Task item: In the data below, find each line that contains the word "aspect" and copy it.

------ Provided records

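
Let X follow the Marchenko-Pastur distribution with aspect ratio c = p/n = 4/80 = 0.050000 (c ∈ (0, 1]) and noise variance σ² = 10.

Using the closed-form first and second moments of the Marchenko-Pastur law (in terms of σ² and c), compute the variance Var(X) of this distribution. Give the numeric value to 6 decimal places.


Recall the MP moments m_1 = E[X] = σ² and m_2 = E[X²] = σ⁴ (1 + c).
m_1 = E[X] = σ² = 10, so m_1² = 100.
m_2 = E[X²] = σ⁴ (1 + c) = 100 · (1 + 0.050000) = 100 · 1.050000 = 105.000000.
(Note m_2 − m_1² simplifies to c · σ⁴ = 0.050000 · 100.)

Var(X) = m_2 − m_1² = 105.000000 − 100 = 5.000000.


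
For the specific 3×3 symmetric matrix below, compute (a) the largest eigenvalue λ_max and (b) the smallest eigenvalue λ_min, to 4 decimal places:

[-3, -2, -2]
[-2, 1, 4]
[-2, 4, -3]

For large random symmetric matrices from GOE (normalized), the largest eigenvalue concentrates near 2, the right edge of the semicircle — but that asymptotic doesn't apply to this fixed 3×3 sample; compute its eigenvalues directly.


Since M is real symmetric, all three eigenvalues are real; they are the roots of det(λI − M) = λ³ − (tr M) λ² + s λ − det M, where s is the sum of the principal 2×2 minors.
tr M = -3 + 1 + (-3) = -5.
s = ((-3)·1 − (-2)²) + ((-3)·(-3) − (-2)²) + (1·(-3) − 4²) = -7 + 5 + (-19) = -21.
det M (expand along row 1) = (-3)·(-19) − (-2)·14 + (-2)·(-6) = 97.
Characteristic polynomial: λ³ + 5λ² − 21λ − 97 = 0.
Substitute λ = y + (tr M)/3 = y − 1.666667 to remove the quadratic term: y³ + p·y + q = 0 with p = s − (tr M)²/3 = -29.333333 and q = −2(tr M)³/27 + (tr M)·s/3 − det M = -52.740741.
Three real roots ⇒ use the trigonometric (Viète) form: r = 2√(−p/3) = 6.253888, φ = arccos(3q/(p·r)) = arccos(0.862494) = 0.530619 rad.
y_k = r·cos(φ/3 − 2πk/3) for k = 0, 1, 2 gives y = 6.156319, -2.125197, -4.031122.
λ_k = y_k − 1.666667 gives λ = 4.4897, -3.7919, -5.6978 (check: the sum is -5.0000 = tr M).

Hence λ_max = 4.4897 and λ_min = -5.6978.


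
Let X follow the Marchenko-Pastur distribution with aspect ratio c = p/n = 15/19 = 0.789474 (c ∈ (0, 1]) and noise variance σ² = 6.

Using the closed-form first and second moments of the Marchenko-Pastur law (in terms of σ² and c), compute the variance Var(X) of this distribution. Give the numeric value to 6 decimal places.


Recall the MP moments m_1 = E[X] = σ² and m_2 = E[X²] = σ⁴ (1 + c).
m_1 = E[X] = σ² = 6, so m_1² = 36.
m_2 = E[X²] = σ⁴ (1 + c) = 36 · (1 + 0.789474) = 36 · 1.789474 = 64.421053.
(Note m_2 − m_1² simplifies to c · σ⁴ = 0.789474 · 36.)

Var(X) = m_2 − m_1² = 64.421053 − 36 = 28.421053.


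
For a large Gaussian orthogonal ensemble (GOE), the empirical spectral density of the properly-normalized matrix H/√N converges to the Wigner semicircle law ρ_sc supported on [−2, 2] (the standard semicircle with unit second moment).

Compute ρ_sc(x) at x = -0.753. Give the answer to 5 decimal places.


ρ_sc(x) = (1/(2π)) √(4 − x²). With x = -0.753:
  4 − x² = 4 − (-0.753)² = 4 − 0.567009 = 3.432991.
  √(4 − x²) = 1.852833.
  1/(2π) = 0.159155.
  ρ_sc(-0.753) = 0.159155 · 1.852833 = 0.294888.

Rounded to 5 decimal places: ρ_sc(-0.753) ≈ 0.29489.


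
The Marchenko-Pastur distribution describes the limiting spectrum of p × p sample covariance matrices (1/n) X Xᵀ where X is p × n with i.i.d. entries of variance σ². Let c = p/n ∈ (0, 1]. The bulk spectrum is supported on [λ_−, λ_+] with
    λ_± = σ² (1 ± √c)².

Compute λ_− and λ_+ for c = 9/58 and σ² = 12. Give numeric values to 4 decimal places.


c = 9/58 = 0.155172; √c = 0.393919.
λ_− = σ² (1 − √c)² = 12 · (1 − 0.393919)² = 12 · (0.606081)² = 4.408006.
λ_+ = σ² (1 + √c)² = 12 · (1 + 0.393919)² = 12 · (1.393919)² = 23.316132.

Rounded to 4 decimal places: λ_− ≈ 4.4080, λ_+ ≈ 23.3161.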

------------

Answer box:
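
Let X follow the Marchenko-Pastur distribution with aspect ratio c = p/n = 4/80 = 0.050000 (c ∈ (0, 1]) and noise variance σ² = 10.
Let X follow the Marchenko-Pastur distribution with aspect ratio c = p/n = 15/19 = 0.789474 (c ∈ (0, 1]) and noise variance σ² = 6.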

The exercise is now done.